A stretch of the entries below is to be set down exactly, running from the line with "What is O - 1*(-1081802), if" through the line with "Answer: 1081802 + 5*√63721 ≈ 1.0831e+6", both included, and no other line.

╭─ Input material

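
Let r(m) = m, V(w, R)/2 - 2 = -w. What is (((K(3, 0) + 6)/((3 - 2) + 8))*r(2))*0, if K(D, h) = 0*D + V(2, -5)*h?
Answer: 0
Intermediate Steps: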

╰─
╭─ Input material

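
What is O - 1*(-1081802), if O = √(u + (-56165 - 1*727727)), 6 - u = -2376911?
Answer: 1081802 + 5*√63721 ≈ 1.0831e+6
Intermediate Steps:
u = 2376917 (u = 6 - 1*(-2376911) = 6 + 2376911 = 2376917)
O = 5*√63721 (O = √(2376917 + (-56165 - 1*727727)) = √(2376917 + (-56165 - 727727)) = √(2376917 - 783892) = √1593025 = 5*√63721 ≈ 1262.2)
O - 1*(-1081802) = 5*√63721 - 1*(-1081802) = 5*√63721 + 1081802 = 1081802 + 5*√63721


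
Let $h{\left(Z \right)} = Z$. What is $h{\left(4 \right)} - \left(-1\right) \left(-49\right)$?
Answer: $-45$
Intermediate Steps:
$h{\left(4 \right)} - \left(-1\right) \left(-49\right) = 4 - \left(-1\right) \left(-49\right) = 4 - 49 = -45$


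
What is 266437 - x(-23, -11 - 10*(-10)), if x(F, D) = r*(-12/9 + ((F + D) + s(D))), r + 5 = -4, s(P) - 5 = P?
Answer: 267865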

╰─

• [Solved problem]
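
What is O - 1*(-1081802), if O = √(u + (-56165 - 1*727727)), 6 - u = -2376911?
Answer: 1081802 + 5*√63721 ≈ 1.0831e+6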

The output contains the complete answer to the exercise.